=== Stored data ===
================

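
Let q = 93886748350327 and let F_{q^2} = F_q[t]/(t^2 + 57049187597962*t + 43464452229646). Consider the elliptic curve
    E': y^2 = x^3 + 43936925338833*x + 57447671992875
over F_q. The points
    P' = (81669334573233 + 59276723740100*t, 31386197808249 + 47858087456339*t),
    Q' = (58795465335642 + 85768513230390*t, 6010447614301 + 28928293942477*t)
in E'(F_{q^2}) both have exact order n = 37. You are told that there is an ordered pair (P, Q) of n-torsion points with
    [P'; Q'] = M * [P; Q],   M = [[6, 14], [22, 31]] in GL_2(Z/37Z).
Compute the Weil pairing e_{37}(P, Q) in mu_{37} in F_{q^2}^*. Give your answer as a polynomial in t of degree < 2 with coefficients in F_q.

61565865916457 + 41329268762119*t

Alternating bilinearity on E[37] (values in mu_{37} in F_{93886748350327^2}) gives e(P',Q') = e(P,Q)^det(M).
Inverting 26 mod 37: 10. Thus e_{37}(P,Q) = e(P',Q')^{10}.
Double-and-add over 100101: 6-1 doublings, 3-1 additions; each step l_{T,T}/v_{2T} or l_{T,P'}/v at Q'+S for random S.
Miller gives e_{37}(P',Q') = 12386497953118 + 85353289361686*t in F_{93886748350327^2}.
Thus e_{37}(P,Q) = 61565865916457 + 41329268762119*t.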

================

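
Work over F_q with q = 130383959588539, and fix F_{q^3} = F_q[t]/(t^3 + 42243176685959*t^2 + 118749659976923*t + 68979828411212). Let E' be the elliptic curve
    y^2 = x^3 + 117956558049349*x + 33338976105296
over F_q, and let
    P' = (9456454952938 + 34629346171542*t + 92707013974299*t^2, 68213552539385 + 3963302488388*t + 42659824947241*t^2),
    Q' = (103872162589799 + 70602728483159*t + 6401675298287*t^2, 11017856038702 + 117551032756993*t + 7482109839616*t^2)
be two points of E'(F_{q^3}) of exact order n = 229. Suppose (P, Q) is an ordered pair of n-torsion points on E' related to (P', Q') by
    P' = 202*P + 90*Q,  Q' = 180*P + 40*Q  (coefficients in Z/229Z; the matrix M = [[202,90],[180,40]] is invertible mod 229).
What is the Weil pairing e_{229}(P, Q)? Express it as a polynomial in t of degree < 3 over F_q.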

================

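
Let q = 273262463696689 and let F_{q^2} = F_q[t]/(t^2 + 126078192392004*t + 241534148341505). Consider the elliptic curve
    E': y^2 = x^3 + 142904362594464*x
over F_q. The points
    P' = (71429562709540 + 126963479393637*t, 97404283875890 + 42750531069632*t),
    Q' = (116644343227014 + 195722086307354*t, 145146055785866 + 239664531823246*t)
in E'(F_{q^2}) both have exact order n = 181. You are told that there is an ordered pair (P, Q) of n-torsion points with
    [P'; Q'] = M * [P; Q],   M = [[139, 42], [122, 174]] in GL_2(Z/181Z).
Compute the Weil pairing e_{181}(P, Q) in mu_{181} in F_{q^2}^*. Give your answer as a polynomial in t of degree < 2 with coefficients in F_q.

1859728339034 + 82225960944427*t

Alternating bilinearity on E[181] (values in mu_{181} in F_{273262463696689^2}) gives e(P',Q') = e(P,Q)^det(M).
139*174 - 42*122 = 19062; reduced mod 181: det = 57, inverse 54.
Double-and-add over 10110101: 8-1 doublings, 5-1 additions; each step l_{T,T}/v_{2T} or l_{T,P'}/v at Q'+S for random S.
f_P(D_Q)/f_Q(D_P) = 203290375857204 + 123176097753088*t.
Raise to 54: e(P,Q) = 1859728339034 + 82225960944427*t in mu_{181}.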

================

=== What this task involves ===
Retype the entries above exactly, but only from the line containing "Let q = 273262463696689" through the line containing "174]] in GL_2(Z/181Z).", both included.

=== Exercise solution ===
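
Let q = 273262463696689 and let F_{q^2} = F_q[t]/(t^2 + 126078192392004*t + 241534148341505). Consider the elliptic curve
    E': y^2 = x^3 + 142904362594464*x
over F_q. The points
    P' = (71429562709540 + 126963479393637*t, 97404283875890 + 42750531069632*t),
    Q' = (116644343227014 + 195722086307354*t, 145146055785866 + 239664531823246*t)
in E'(F_{q^2}) both have exact order n = 181. You are told that there is an ordered pair (P, Q) of n-torsion points with
    [P'; Q'] = M * [P; Q],   M = [[139, 42], [122, 174]] in GL_2(Z/181Z).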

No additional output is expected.